++++ Data extract
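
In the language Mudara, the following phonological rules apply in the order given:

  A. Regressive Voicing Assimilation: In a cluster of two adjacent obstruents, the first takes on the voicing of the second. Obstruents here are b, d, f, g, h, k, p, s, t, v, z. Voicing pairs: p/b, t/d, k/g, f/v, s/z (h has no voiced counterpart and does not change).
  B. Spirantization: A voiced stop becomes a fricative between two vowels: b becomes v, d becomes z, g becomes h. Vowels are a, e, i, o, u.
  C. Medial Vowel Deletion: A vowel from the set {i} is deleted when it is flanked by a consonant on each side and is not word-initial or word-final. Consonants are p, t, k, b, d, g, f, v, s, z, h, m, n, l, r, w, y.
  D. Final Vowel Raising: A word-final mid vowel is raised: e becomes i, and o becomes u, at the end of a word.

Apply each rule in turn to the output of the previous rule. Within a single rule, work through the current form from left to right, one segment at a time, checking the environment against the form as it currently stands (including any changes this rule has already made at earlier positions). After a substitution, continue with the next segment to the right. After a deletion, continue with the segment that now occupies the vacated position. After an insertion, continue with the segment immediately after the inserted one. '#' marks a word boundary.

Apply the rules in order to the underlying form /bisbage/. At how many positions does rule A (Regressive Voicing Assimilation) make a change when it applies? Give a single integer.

1

A Regressive Voicing Assimilation: [bisbage] → [bizbage]
B Spirantization: [bizbage] → [bizbahe]
C Medial Vowel Deletion: [bizbahe] → [bzbahe]
D Final Vowel Raising: [bzbahe] → [bzbahi]
Rule A changed 1 position(s).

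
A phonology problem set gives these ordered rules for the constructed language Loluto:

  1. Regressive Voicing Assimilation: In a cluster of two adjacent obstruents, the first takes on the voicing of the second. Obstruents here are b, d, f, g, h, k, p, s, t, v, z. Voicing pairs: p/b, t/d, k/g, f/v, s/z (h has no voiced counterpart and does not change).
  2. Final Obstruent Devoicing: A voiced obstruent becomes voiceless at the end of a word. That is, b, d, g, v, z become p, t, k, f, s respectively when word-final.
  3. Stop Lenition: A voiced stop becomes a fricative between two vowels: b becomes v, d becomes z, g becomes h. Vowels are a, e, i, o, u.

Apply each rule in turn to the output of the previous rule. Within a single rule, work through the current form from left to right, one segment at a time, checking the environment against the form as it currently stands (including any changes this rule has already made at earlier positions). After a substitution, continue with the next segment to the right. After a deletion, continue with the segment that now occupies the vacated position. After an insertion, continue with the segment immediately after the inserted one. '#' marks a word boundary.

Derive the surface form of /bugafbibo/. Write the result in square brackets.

1 Regressive Voicing Assimilation: [bugafbibo] → [bugavbibo]
2 Final Obstruent Devoicing: no change — [bugavbibo]
3 Stop Lenition: [bugavbibo] → [buhavbivo]

[buhavbivo]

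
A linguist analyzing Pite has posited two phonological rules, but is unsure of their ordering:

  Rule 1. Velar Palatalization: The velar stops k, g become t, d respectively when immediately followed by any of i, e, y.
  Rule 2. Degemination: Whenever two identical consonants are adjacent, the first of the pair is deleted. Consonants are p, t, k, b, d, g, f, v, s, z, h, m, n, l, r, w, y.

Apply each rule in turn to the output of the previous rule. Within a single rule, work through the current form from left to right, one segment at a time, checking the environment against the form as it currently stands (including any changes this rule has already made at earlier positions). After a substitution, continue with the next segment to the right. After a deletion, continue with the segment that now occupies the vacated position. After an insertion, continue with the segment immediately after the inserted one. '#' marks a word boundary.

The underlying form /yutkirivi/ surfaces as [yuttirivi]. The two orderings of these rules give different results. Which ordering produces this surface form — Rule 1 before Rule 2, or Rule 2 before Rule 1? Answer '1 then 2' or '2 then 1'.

2 then 1

Order 1 then 2:
  1 Velar Palatalization: [yutkirivi] → [yuttirivi]
  2 Degemination: [yuttirivi] → [yutirivi]
  result: [yutirivi]
Order 2 then 1:
  2 Degemination: no change — [yutkirivi]
  1 Velar Palatalization: [yutkirivi] → [yuttirivi]
  result: [yuttirivi]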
++++++++
> [Exercise directions]
Quote the data above from the line containing "A linguist analyzing" to the line containing "Rule 1. Velar", inclusive, and stop.

> [Solution]
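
A linguist analyzing Pite has posited two phonological rules, but is unsure of their ordering:

  Rule 1. Velar Palatalization: The velar stops k, g become t, d respectively when immediately followed by any of i, e, y.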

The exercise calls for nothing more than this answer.